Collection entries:
===============

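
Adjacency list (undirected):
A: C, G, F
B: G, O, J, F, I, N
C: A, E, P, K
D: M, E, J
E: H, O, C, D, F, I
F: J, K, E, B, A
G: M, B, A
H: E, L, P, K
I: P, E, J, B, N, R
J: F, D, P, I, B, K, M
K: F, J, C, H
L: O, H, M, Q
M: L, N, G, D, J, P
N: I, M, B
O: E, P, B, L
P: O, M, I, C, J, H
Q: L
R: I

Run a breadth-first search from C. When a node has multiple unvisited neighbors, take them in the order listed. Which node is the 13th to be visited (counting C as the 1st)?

J

Visit C; enqueue A, E, P, K → queue [A, E, P, K]
Visit A; enqueue G, F → queue [E, P, K, G, F]
Visit E; enqueue H, O, D, I → queue [P, K, G, F, H, O, D, I]
Visit P; enqueue M, J → queue [K, G, F, H, O, D, I, M, J]
Visit K → queue [G, F, H, O, D, I, M, J]
Visit G; enqueue B → queue [F, H, O, D, I, M, J, B]
Visit F → queue [H, O, D, I, M, J, B]
Visit H; enqueue L → queue [O, D, I, M, J, B, L]
Visit O → queue [D, I, M, J, B, L]
Visit D → queue [I, M, J, B, L]
Visit I; enqueue N, R → queue [M, J, B, L, N, R]
Visit M → queue [J, B, L, N, R]
Visit J → queue [B, L, N, R]
Visit B → queue [L, N, R]
Visit L; enqueue Q → queue [N, R, Q]
Visit N → queue [R, Q]
Visit R → queue [Q]
Visit Q → queue []

Visit order: C, A, E, P, K, G, F, H, O, D, I, M, J, B, L, N, R, Q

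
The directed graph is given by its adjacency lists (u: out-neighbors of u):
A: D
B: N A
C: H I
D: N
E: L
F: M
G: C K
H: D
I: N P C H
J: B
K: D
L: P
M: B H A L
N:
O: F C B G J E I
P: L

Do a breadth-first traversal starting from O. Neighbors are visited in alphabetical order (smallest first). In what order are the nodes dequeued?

Visit O; enqueue B, C, E, F, G, I, J → queue [B, C, E, F, G, I, J]
Visit B; enqueue A, N → queue [C, E, F, G, I, J, A, N]
Visit C; enqueue H → queue [E, F, G, I, J, A, N, H]
Visit E; enqueue L → queue [F, G, I, J, A, N, H, L]
Visit F; enqueue M → queue [G, I, J, A, N, H, L, M]
Visit G; enqueue K → queue [I, J, A, N, H, L, M, K]
Visit I; enqueue P → queue [J, A, N, H, L, M, K, P]
Visit J → queue [A, N, H, L, M, K, P]
Visit A; enqueue D → queue [N, H, L, M, K, P, D]
Visit N → queue [H, L, M, K, P, D]
Visit H → queue [L, M, K, P, D]
Visit L → queue [M, K, P, D]
Visit M → queue [K, P, D]
Visit K → queue [P, D]
Visit P → queue [D]
Visit D → queue []

O, B, C, E, F, G, I, J, A, N, H, L, M, K, P, D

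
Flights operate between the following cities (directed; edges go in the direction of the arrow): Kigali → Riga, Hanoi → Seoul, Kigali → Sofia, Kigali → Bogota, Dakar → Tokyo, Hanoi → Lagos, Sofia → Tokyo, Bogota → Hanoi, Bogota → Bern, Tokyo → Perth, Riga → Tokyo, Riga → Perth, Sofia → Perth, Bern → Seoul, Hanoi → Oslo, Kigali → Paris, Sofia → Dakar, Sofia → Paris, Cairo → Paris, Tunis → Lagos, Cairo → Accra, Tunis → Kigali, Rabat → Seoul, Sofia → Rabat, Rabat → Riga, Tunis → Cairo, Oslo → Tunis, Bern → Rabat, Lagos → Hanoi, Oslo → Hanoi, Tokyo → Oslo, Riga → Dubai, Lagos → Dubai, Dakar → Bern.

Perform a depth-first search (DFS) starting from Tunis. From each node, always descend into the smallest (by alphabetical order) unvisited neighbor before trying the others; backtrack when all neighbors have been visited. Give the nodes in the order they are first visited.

Tunis Cairo Accra Paris Kigali Bogota Bern Rabat Riga Dubai Perth Tokyo Oslo Hanoi Lagos Seoul Sofia Dakar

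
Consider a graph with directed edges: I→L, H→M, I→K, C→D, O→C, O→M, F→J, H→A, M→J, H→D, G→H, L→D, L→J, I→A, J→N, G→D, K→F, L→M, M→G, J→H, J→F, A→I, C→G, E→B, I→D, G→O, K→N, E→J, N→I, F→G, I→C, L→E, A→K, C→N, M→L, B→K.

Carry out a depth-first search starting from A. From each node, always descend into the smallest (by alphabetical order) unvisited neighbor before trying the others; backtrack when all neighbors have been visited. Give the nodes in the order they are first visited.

Visit A
A → I
I → C
C → D
C → G
G → H
H → M
M → J
J → F
J → N
M → L
L → E
E → B
B → K
G → O

A, I, C, D, G, H, M, J, F, N, L, E, B, K, O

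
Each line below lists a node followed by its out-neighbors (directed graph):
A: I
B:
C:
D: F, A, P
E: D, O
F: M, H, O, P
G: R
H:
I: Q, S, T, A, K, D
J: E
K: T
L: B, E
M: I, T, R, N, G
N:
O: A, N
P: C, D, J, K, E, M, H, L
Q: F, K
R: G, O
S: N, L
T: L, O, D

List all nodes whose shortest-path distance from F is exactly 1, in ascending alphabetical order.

H, M, O, P

Level 0: F
Level 1: H, M, O, P
Level 2: A, C, D, E, G, I, J, K, L, N, R, T
Level 3: B, Q, S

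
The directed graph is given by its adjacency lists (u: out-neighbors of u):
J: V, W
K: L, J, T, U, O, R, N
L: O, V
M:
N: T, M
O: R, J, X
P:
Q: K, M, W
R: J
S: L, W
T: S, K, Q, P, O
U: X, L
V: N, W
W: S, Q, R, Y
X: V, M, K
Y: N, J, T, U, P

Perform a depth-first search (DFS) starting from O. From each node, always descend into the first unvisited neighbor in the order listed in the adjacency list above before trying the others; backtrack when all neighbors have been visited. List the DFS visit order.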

===============

WHAT NEEDS TO BE DONE: Please reproduce each record precisely as written.

ANSWER SPACE:
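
Adjacency list (undirected):
A: C, G, F
B: G, O, J, F, I, N
C: A, E, P, K
D: M, E, J
E: H, O, C, D, F, I
F: J, K, E, B, A
G: M, B, A
H: E, L, P, K
I: P, E, J, B, N, R
J: F, D, P, I, B, K, M
K: F, J, C, H
L: O, H, M, Q
M: L, N, G, D, J, P
N: I, M, B
O: E, P, B, L
P: O, M, I, C, J, H
Q: L
R: I

Run a breadth-first search from C. When a node has multiple unvisited neighbors, take them in the order listed. Which node is the 13th to be visited (counting C as the 1st)?

J

Visit C; enqueue A, E, P, K → queue [A, E, P, K]
Visit A; enqueue G, F → queue [E, P, K, G, F]
Visit E; enqueue H, O, D, I → queue [P, K, G, F, H, O, D, I]
Visit P; enqueue M, J → queue [K, G, F, H, O, D, I, M, J]
Visit K → queue [G, F, H, O, D, I, M, J]
Visit G; enqueue B → queue [F, H, O, D, I, M, J, B]
Visit F → queue [H, O, D, I, M, J, B]
Visit H; enqueue L → queue [O, D, I, M, J, B, L]
Visit O → queue [D, I, M, J, B, L]
Visit D → queue [I, M, J, B, L]
Visit I; enqueue N, R → queue [M, J, B, L, N, R]
Visit M → queue [J, B, L, N, R]
Visit J → queue [B, L, N, R]
Visit B → queue [L, N, R]
Visit L; enqueue Q → queue [N, R, Q]
Visit N → queue [R, Q]
Visit R → queue [Q]
Visit Q → queue []

Visit order: C, A, E, P, K, G, F, H, O, D, I, M, J, B, L, N, R, Q

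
The directed graph is given by its adjacency lists (u: out-neighbors of u):
A: D
B: N A
C: H I
D: N
E: L
F: M
G: C K
H: D
I: N P C H
J: B
K: D
L: P
M: B H A L
N:
O: F C B G J E I
P: L

Do a breadth-first traversal starting from O. Neighbors are visited in alphabetical order (smallest first). In what order are the nodes dequeued?

Visit O; enqueue B, C, E, F, G, I, J → queue [B, C, E, F, G, I, J]
Visit B; enqueue A, N → queue [C, E, F, G, I, J, A, N]
Visit C; enqueue H → queue [E, F, G, I, J, A, N, H]
Visit E; enqueue L → queue [F, G, I, J, A, N, H, L]
Visit F; enqueue M → queue [G, I, J, A, N, H, L, M]
Visit G; enqueue K → queue [I, J, A, N, H, L, M, K]
Visit I; enqueue P → queue [J, A, N, H, L, M, K, P]
Visit J → queue [A, N, H, L, M, K, P]
Visit A; enqueue D → queue [N, H, L, M, K, P, D]
Visit N → queue [H, L, M, K, P, D]
Visit H → queue [L, M, K, P, D]
Visit L → queue [M, K, P, D]
Visit M → queue [K, P, D]
Visit K → queue [P, D]
Visit P → queue [D]
Visit D → queue []

O, B, C, E, F, G, I, J, A, N, H, L, M, K, P, D

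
Flights operate between the following cities (directed; edges go in the direction of the arrow): Kigali → Riga, Hanoi → Seoul, Kigali → Sofia, Kigali → Bogota, Dakar → Tokyo, Hanoi → Lagos, Sofia → Tokyo, Bogota → Hanoi, Bogota → Bern, Tokyo → Perth, Riga → Tokyo, Riga → Perth, Sofia → Perth, Bern → Seoul, Hanoi → Oslo, Kigali → Paris, Sofia → Dakar, Sofia → Paris, Cairo → Paris, Tunis → Lagos, Cairo → Accra, Tunis → Kigali, Rabat → Seoul, Sofia → Rabat, Rabat → Riga, Tunis → Cairo, Oslo → Tunis, Bern → Rabat, Lagos → Hanoi, Oslo → Hanoi, Tokyo → Oslo, Riga → Dubai, Lagos → Dubai, Dakar → Bern.

Perform a depth-first search (DFS) starting from Tunis. From each node, always descend into the smallest (by alphabetical order) unvisited neighbor before trying the others; backtrack when all neighbors have been visited. Give the nodes in the order they are first visited.

Tunis Cairo Accra Paris Kigali Bogota Bern Rabat Riga Dubai Perth Tokyo Oslo Hanoi Lagos Seoul Sofia Dakar

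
Consider a graph with directed edges: I→L, H→M, I→K, C→D, O→C, O→M, F→J, H→A, M→J, H→D, G→H, L→D, L→J, I→A, J→N, G→D, K→F, L→M, M→G, J→H, J→F, A→I, C→G, E→B, I→D, G→O, K→N, E→J, N→I, F→G, I→C, L→E, A→K, C→N, M→L, B→K.

Carry out a depth-first search starting from A. From each node, always descend into the smallest (by alphabetical order) unvisited neighbor before trying the others; backtrack when all neighbors have been visited. Give the nodes in the order they are first visited.

Visit A
A → I
I → C
C → D
C → G
G → H
H → M
M → J
J → F
J → N
M → L
L → E
E → B
B → K
G → O

A, I, C, D, G, H, M, J, F, N, L, E, B, K, O

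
Each line below lists a node followed by its out-neighbors (directed graph):
A: I
B:
C:
D: F, A, P
E: D, O
F: M, H, O, P
G: R
H:
I: Q, S, T, A, K, D
J: E
K: T
L: B, E
M: I, T, R, N, G
N:
O: A, N
P: C, D, J, K, E, M, H, L
Q: F, K
R: G, O
S: N, L
T: L, O, D

List all nodes whose shortest-path distance from F is exactly 1, in ascending alphabetical order.

H, M, O, P

Level 0: F
Level 1: H, M, O, P
Level 2: A, C, D, E, G, I, J, K, L, N, R, T
Level 3: B, Q, S

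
The directed graph is given by its adjacency lists (u: out-neighbors of u):
J: V, W
K: L, J, T, U, O, R, N
L: O, V
M:
N: T, M
O: R, J, X
P:
Q: K, M, W
R: J
S: L, W
T: S, K, Q, P, O
U: X, L
V: N, W
W: S, Q, R, Y
X: V, M, K
Y: N, J, T, U, P

Perform a depth-first search (DFS) starting from O. From each node, always descend into the first unvisited neighbor in the order listed in the adjacency list above before trying the others; backtrack when all neighbors have been visited. List the DFS visit order.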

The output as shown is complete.